### [TASK DETAILS]
Render every entry exactly as it appears.

### [DATASET RECORDS]
╔══

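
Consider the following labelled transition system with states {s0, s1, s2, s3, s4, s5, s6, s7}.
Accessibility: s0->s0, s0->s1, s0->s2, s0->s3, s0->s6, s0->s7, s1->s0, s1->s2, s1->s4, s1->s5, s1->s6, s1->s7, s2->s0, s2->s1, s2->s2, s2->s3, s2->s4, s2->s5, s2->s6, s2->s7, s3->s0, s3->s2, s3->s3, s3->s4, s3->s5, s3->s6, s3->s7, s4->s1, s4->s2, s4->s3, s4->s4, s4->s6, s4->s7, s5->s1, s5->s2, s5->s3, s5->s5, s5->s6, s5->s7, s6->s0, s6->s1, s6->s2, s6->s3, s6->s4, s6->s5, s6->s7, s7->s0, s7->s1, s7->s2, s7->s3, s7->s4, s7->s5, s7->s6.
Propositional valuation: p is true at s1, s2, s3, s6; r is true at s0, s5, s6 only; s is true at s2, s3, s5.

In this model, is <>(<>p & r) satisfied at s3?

Yes

At s3: <>(<>p & r) requires <>p & r at some successor in {s0, s2, s3, s4, s5, s6, s7}.
  <>p & r holds at s0, so <>(<>p & r) is true at s3.
    At s0: <>p is true, r is true, so <>p & r is true.
      At s0: <>p requires p at some successor in {s0, s1, s2, s3, s6, s7}.
        p holds at s1, so <>p is true at s0.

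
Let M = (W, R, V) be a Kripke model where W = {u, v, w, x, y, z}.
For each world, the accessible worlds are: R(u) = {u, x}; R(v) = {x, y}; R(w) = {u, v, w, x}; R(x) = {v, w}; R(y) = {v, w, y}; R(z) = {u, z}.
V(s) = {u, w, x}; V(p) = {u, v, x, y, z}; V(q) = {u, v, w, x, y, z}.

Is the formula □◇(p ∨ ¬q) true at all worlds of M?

Recall that □ψ holds at a world iff ψ holds at every accessible world, and ◇ψ holds iff ψ holds at some accessible world.
Let φ = □◇(p ∨ ¬q). Evaluate φ at each world:
  u (successors {u, x}): φ is true.
  v (successors {x, y}): φ is true.
  w (successors {u, v, w, x}): φ is true.
  x (successors {v, w}): φ is true.
  y (successors {v, w, y}): φ is true.
  z (successors {u, z}): φ is true.
For instance, at x:
  At x: □◇(p ∨ ¬q) requires ◇(p ∨ ¬q) at every successor {v, w}.
      At v: ◇(p ∨ ¬q) requires p ∨ ¬q at some successor in {x, y}.
        p ∨ ¬q holds at x, so ◇(p ∨ ¬q) is true at v.
      At w: ◇(p ∨ ¬q) requires p ∨ ¬q at some successor in {u, v, w, x}.
        p ∨ ¬q holds at u, so ◇(p ∨ ¬q) is true at w.
  So □◇(p ∨ ¬q) is true at x.

Yes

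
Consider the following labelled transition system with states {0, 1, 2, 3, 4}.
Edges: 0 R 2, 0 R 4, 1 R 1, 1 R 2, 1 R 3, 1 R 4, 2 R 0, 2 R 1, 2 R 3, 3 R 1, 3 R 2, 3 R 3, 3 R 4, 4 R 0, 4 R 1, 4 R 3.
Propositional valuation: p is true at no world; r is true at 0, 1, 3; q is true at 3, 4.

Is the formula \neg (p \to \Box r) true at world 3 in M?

No

At 3: p \to \Box r is true, so \neg (p \to \Box r) is false.
  At 3: p is false, \Box r is false, so p \to \Box r is true.
    At 3: \Box r requires r at every successor {1, 2, 3, 4}.
      r fails at 2, so \Box r is false at 3.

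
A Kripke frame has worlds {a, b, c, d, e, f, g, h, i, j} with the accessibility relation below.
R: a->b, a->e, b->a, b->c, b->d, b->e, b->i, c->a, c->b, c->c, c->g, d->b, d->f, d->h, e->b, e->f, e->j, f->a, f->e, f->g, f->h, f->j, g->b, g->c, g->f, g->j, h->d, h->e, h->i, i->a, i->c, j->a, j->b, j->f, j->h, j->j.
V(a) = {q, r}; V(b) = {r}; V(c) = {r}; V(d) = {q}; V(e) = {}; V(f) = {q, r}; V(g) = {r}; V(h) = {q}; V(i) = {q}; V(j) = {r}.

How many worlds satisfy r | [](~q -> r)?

Recall that []ψ holds at a world iff ψ holds at every accessible world, and <>ψ holds iff ψ holds at some accessible world.
Let φ = r | [](~q -> r). Evaluate φ at each world:
  a (successors {b, e}): φ is true.
  b (successors {a, c, d, e, i}): φ is true.
  c (successors {a, b, c, g}): φ is true.
  d (successors {b, f, h}): φ is true.
  e (successors {b, f, j}): φ is true.
  f (successors {a, e, g, h, j}): φ is true.
  g (successors {b, c, f, j}): φ is true.
  h (successors {d, e, i}): φ is false.
  i (successors {a, c}): φ is true.
  j (successors {a, b, f, h, j}): φ is true.
For instance, at j:
  At j: r is true, [](~q -> r) is true, so r | [](~q -> r) is true.
    At j: [](~q -> r) requires ~q -> r at every successor {a, b, f, h, j}.
      At a: ~q -> r is true.
      At b: ~q -> r is true.
      At f: ~q -> r is true.
      At h: ~q -> r is true.
      At j: ~q -> r is true.
    So [](~q -> r) is true at j.
Satisfying worlds: {a, b, c, d, e, f, g, i, j}

9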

╚══

### [RESPONSE]
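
Consider the following labelled transition system with states {s0, s1, s2, s3, s4, s5, s6, s7}.
Accessibility: s0->s0, s0->s1, s0->s2, s0->s3, s0->s6, s0->s7, s1->s0, s1->s2, s1->s4, s1->s5, s1->s6, s1->s7, s2->s0, s2->s1, s2->s2, s2->s3, s2->s4, s2->s5, s2->s6, s2->s7, s3->s0, s3->s2, s3->s3, s3->s4, s3->s5, s3->s6, s3->s7, s4->s1, s4->s2, s4->s3, s4->s4, s4->s6, s4->s7, s5->s1, s5->s2, s5->s3, s5->s5, s5->s6, s5->s7, s6->s0, s6->s1, s6->s2, s6->s3, s6->s4, s6->s5, s6->s7, s7->s0, s7->s1, s7->s2, s7->s3, s7->s4, s7->s5, s7->s6.
Propositional valuation: p is true at s1, s2, s3, s6; r is true at s0, s5, s6 only; s is true at s2, s3, s5.

In this model, is <>(<>p & r) satisfied at s3?

Yes

At s3: <>(<>p & r) requires <>p & r at some successor in {s0, s2, s3, s4, s5, s6, s7}.
  <>p & r holds at s0, so <>(<>p & r) is true at s3.
    At s0: <>p is true, r is true, so <>p & r is true.
      At s0: <>p requires p at some successor in {s0, s1, s2, s3, s6, s7}.
        p holds at s1, so <>p is true at s0.

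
Let M = (W, R, V) be a Kripke model where W = {u, v, w, x, y, z}.
For each world, the accessible worlds are: R(u) = {u, x}; R(v) = {x, y}; R(w) = {u, v, w, x}; R(x) = {v, w}; R(y) = {v, w, y}; R(z) = {u, z}.
V(s) = {u, w, x}; V(p) = {u, v, x, y, z}; V(q) = {u, v, w, x, y, z}.

Is the formula □◇(p ∨ ¬q) true at all worlds of M?

Recall that □ψ holds at a world iff ψ holds at every accessible world, and ◇ψ holds iff ψ holds at some accessible world.
Let φ = □◇(p ∨ ¬q). Evaluate φ at each world:
  u (successors {u, x}): φ is true.
  v (successors {x, y}): φ is true.
  w (successors {u, v, w, x}): φ is true.
  x (successors {v, w}): φ is true.
  y (successors {v, w, y}): φ is true.
  z (successors {u, z}): φ is true.
For instance, at x:
  At x: □◇(p ∨ ¬q) requires ◇(p ∨ ¬q) at every successor {v, w}.
      At v: ◇(p ∨ ¬q) requires p ∨ ¬q at some successor in {x, y}.
        p ∨ ¬q holds at x, so ◇(p ∨ ¬q) is true at v.
      At w: ◇(p ∨ ¬q) requires p ∨ ¬q at some successor in {u, v, w, x}.
        p ∨ ¬q holds at u, so ◇(p ∨ ¬q) is true at w.
  So □◇(p ∨ ¬q) is true at x.

Yes

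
Consider the following labelled transition system with states {0, 1, 2, 3, 4}.
Edges: 0 R 2, 0 R 4, 1 R 1, 1 R 2, 1 R 3, 1 R 4, 2 R 0, 2 R 1, 2 R 3, 3 R 1, 3 R 2, 3 R 3, 3 R 4, 4 R 0, 4 R 1, 4 R 3.
Propositional valuation: p is true at no world; r is true at 0, 1, 3; q is true at 3, 4.

Is the formula \neg (p \to \Box r) true at world 3 in M?

No

At 3: p \to \Box r is true, so \neg (p \to \Box r) is false.
  At 3: p is false, \Box r is false, so p \to \Box r is true.
    At 3: \Box r requires r at every successor {1, 2, 3, 4}.
      r fails at 2, so \Box r is false at 3.

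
A Kripke frame has worlds {a, b, c, d, e, f, g, h, i, j} with the accessibility relation below.
R: a->b, a->e, b->a, b->c, b->d, b->e, b->i, c->a, c->b, c->c, c->g, d->b, d->f, d->h, e->b, e->f, e->j, f->a, f->e, f->g, f->h, f->j, g->b, g->c, g->f, g->j, h->d, h->e, h->i, i->a, i->c, j->a, j->b, j->f, j->h, j->j.
V(a) = {q, r}; V(b) = {r}; V(c) = {r}; V(d) = {q}; V(e) = {}; V(f) = {q, r}; V(g) = {r}; V(h) = {q}; V(i) = {q}; V(j) = {r}.

How many worlds satisfy r | [](~q -> r)?

Recall that []ψ holds at a world iff ψ holds at every accessible world, and <>ψ holds iff ψ holds at some accessible world.
Let φ = r | [](~q -> r). Evaluate φ at each world:
  a (successors {b, e}): φ is true.
  b (successors {a, c, d, e, i}): φ is true.
  c (successors {a, b, c, g}): φ is true.
  d (successors {b, f, h}): φ is true.
  e (successors {b, f, j}): φ is true.
  f (successors {a, e, g, h, j}): φ is true.
  g (successors {b, c, f, j}): φ is true.
  h (successors {d, e, i}): φ is false.
  i (successors {a, c}): φ is true.
  j (successors {a, b, f, h, j}): φ is true.
For instance, at j:
  At j: r is true, [](~q -> r) is true, so r | [](~q -> r) is true.
    At j: [](~q -> r) requires ~q -> r at every successor {a, b, f, h, j}.
      At a: ~q -> r is true.
      At b: ~q -> r is true.
      At f: ~q -> r is true.
      At h: ~q -> r is true.
      At j: ~q -> r is true.
    So [](~q -> r) is true at j.
Satisfying worlds: {a, b, c, d, e, f, g, i, j}

9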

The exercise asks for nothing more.